### Task
Go to the line that includes "In an attenuator, Ra" and retype it, then every line after it to the end of the data, adding nothing.
-- Dataset follows --
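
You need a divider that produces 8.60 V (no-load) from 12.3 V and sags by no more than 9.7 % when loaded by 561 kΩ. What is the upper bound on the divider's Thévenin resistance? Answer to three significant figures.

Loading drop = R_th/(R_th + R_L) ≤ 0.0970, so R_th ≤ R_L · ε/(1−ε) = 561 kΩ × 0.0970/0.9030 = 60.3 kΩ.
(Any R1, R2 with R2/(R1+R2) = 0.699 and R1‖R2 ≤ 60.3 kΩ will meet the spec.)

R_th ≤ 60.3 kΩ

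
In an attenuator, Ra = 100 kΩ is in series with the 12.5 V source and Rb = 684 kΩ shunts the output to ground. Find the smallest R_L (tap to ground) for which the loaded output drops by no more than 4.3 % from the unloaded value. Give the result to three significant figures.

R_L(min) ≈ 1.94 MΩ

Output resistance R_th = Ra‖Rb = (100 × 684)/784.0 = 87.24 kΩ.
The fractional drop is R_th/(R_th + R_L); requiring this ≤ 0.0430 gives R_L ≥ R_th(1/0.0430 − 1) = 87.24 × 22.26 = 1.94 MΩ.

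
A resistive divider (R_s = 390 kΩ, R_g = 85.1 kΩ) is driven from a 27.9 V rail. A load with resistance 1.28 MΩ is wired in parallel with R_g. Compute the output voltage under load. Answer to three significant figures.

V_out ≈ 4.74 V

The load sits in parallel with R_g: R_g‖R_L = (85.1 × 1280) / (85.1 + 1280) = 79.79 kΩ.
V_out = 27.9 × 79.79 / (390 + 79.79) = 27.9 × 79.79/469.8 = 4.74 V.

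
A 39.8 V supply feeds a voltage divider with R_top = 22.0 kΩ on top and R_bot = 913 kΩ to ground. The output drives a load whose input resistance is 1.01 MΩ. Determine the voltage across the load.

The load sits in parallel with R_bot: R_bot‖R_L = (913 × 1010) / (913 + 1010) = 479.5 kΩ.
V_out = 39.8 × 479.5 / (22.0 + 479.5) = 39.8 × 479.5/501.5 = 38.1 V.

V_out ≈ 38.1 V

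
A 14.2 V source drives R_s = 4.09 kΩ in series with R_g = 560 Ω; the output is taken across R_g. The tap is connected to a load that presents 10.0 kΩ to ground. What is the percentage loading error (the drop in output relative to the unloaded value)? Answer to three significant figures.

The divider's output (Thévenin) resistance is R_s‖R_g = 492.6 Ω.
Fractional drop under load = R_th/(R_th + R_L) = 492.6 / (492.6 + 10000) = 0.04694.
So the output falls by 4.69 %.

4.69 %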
-- Dataset concluded --
### Worked solution
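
In an attenuator, Ra = 100 kΩ is in series with the 12.5 V source and Rb = 684 kΩ shunts the output to ground. Find the smallest R_L (tap to ground) for which the loaded output drops by no more than 4.3 % from the unloaded value. Give the result to three significant figures.

R_L(min) ≈ 1.94 MΩ

Output resistance R_th = Ra‖Rb = (100 × 684)/784.0 = 87.24 kΩ.
The fractional drop is R_th/(R_th + R_L); requiring this ≤ 0.0430 gives R_L ≥ R_th(1/0.0430 − 1) = 87.24 × 22.26 = 1.94 MΩ.

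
A resistive divider (R_s = 390 kΩ, R_g = 85.1 kΩ) is driven from a 27.9 V rail. A load with resistance 1.28 MΩ is wired in parallel with R_g. Compute the output voltage under load. Answer to three significant figures.

V_out ≈ 4.74 V

The load sits in parallel with R_g: R_g‖R_L = (85.1 × 1280) / (85.1 + 1280) = 79.79 kΩ.
V_out = 27.9 × 79.79 / (390 + 79.79) = 27.9 × 79.79/469.8 = 4.74 V.

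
A 39.8 V supply feeds a voltage divider with R_top = 22.0 kΩ on top and R_bot = 913 kΩ to ground. The output drives a load whose input resistance is 1.01 MΩ. Determine the voltage across the load.

The load sits in parallel with R_bot: R_bot‖R_L = (913 × 1010) / (913 + 1010) = 479.5 kΩ.
V_out = 39.8 × 479.5 / (22.0 + 479.5) = 39.8 × 479.5/501.5 = 38.1 V.

V_out ≈ 38.1 V

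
A 14.2 V source drives R_s = 4.09 kΩ in series with R_g = 560 Ω; the output is taken across R_g. The tap is connected to a load that presents 10.0 kΩ to ground. What is the percentage loading error (the drop in output relative to the unloaded value)? Answer to three significant figures.

The divider's output (Thévenin) resistance is R_s‖R_g = 492.6 Ω.
Fractional drop under load = R_th/(R_th + R_L) = 492.6 / (492.6 + 10000) = 0.04694.
So the output falls by 4.69 %.

4.69 %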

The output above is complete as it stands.